[Opening Available records section]

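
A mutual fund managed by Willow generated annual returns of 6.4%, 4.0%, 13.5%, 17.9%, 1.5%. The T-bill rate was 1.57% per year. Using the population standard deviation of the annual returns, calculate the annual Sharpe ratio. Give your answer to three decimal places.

1.160

μ = (6.4 + 4 + 13.5 + 17.9 + 1.5) / 5 = 8.6600%
Population std dev = √[186.8920 / 5] = 6.1138%
Sharpe = (μ − rf) / σ = (8.6600 − 1.57) / 6.1138 = 7.0900 / 6.1138 = 1.1597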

[Closing Available records section]

* What to work on *
Please print out every record exactly as it is written.

* The completed task *
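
A mutual fund managed by Willow generated annual returns of 6.4%, 4.0%, 13.5%, 17.9%, 1.5%. The T-bill rate was 1.57% per year. Using the population standard deviation of the annual returns, calculate the annual Sharpe ratio. Give your answer to three decimal places.

1.160

μ = (6.4 + 4 + 13.5 + 17.9 + 1.5) / 5 = 8.6600%
Population std dev = √[186.8920 / 5] = 6.1138%
Sharpe = (μ − rf) / σ = (8.6600 − 1.57) / 6.1138 = 7.0900 / 6.1138 = 1.1597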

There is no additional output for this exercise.